■ DATA SHOWN
• • • • •
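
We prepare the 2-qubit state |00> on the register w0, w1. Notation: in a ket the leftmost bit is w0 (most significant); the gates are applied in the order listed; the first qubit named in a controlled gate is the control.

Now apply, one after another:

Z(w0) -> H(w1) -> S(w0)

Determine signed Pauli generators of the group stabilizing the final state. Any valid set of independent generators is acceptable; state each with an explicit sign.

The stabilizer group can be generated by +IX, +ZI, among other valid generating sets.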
• • • • •
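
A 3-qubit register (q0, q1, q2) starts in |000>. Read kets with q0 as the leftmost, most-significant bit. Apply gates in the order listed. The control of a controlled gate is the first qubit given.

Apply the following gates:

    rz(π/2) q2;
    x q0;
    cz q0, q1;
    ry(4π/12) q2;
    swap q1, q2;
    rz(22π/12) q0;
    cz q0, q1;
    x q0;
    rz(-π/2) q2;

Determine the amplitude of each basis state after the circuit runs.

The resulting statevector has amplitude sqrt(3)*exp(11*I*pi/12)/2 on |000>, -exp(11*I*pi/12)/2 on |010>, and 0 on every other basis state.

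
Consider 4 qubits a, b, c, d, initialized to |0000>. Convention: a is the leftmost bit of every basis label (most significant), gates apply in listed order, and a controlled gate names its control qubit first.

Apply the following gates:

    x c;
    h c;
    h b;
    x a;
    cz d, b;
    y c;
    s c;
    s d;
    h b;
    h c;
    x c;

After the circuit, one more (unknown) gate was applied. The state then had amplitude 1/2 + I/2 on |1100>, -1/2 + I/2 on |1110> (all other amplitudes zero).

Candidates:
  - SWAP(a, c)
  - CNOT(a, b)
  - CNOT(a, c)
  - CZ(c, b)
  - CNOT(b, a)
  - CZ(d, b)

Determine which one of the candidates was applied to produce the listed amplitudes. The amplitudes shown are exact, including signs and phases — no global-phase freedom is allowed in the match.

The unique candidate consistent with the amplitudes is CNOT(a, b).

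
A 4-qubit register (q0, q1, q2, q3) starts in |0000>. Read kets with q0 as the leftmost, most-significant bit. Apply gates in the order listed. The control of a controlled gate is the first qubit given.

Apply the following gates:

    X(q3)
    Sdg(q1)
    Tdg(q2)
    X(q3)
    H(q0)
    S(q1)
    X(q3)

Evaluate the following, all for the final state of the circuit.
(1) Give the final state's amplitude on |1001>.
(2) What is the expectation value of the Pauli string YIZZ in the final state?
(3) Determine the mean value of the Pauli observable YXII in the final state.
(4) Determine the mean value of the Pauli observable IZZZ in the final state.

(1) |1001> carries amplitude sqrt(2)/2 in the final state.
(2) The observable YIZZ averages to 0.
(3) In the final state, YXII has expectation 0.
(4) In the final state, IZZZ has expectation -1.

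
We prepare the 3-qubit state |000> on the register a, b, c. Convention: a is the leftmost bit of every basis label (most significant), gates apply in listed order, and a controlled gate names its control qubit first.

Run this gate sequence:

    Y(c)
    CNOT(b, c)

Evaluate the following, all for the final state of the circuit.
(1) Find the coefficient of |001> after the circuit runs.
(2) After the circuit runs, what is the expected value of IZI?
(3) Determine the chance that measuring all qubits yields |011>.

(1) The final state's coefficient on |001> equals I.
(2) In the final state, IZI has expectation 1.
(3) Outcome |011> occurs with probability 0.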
• • • • •
■ EXERCISE DIRECTIONS
Give only the lines from the one holding "- SWAP(a, c)" through the one holding "(3) Outcome |011> occurs with probability 0.", each restated exactly as it appears above.

■ EXERCISE RESULT
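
  - SWAP(a, c)
  - CNOT(a, b)
  - CNOT(a, c)
  - CZ(c, b)
  - CNOT(b, a)
  - CZ(d, b)

Determine which one of the candidates was applied to produce the listed amplitudes. The amplitudes shown are exact, including signs and phases — no global-phase freedom is allowed in the match.

The unique candidate consistent with the amplitudes is CNOT(a, b).

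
A 4-qubit register (q0, q1, q2, q3) starts in |0000>. Read kets with q0 as the leftmost, most-significant bit. Apply gates in the order listed. The control of a controlled gate is the first qubit given.

Apply the following gates:

    X(q3)
    Sdg(q1)
    Tdg(q2)
    X(q3)
    H(q0)
    S(q1)
    X(q3)

Evaluate the following, all for the final state of the circuit.
(1) Give the final state's amplitude on |1001>.
(2) What is the expectation value of the Pauli string YIZZ in the final state?
(3) Determine the mean value of the Pauli observable YXII in the final state.
(4) Determine the mean value of the Pauli observable IZZZ in the final state.

(1) |1001> carries amplitude sqrt(2)/2 in the final state.
(2) The observable YIZZ averages to 0.
(3) In the final state, YXII has expectation 0.
(4) In the final state, IZZZ has expectation -1.

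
We prepare the 3-qubit state |000> on the register a, b, c. Convention: a is the leftmost bit of every basis label (most significant), gates apply in listed order, and a controlled gate names its control qubit first.

Run this gate sequence:

    Y(c)
    CNOT(b, c)

Evaluate the following, all for the final state of the circuit.
(1) Find the coefficient of |001> after the circuit runs.
(2) After the circuit runs, what is the expected value of IZI?
(3) Determine the chance that measuring all qubits yields |011>.

(1) The final state's coefficient on |001> equals I.
(2) In the final state, IZI has expectation 1.
(3) Outcome |011> occurs with probability 0.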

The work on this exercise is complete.